**Information given:**
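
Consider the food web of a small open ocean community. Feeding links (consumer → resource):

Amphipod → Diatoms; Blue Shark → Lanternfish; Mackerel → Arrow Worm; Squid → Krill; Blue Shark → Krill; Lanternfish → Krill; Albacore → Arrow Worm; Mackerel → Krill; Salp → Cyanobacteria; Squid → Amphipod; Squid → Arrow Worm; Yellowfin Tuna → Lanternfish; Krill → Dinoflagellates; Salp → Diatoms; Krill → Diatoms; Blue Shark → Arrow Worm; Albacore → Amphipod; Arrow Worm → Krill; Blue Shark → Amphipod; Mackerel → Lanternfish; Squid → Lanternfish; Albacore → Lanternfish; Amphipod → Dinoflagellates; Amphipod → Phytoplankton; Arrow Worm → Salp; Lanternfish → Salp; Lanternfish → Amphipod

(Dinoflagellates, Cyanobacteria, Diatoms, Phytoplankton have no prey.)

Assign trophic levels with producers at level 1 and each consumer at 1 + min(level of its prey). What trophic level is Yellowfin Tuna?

Trophic level 4

Cyanobacteria is a producer → level 1.
Salp eats Cyanobacteria → level 2.
Lanternfish eats Salp → level 3.
Yellowfin Tuna eats Lanternfish → level 4.
No prey of Yellowfin Tuna is below level 3, so 4 is the minimum.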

**Aim of the task:**
Once the line containing "Assign trophic levels" is found, please retype it and every remaining line of the listing above, exactly, with nothing else.

**Solution to the problem:**
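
Assign trophic levels with producers at level 1 and each consumer at 1 + min(level of its prey). What trophic level is Yellowfin Tuna?

Trophic level 4

Cyanobacteria is a producer → level 1.
Salp eats Cyanobacteria → level 2.
Lanternfish eats Salp → level 3.
Yellowfin Tuna eats Lanternfish → level 4.
No prey of Yellowfin Tuna is below level 3, so 4 is the minimum.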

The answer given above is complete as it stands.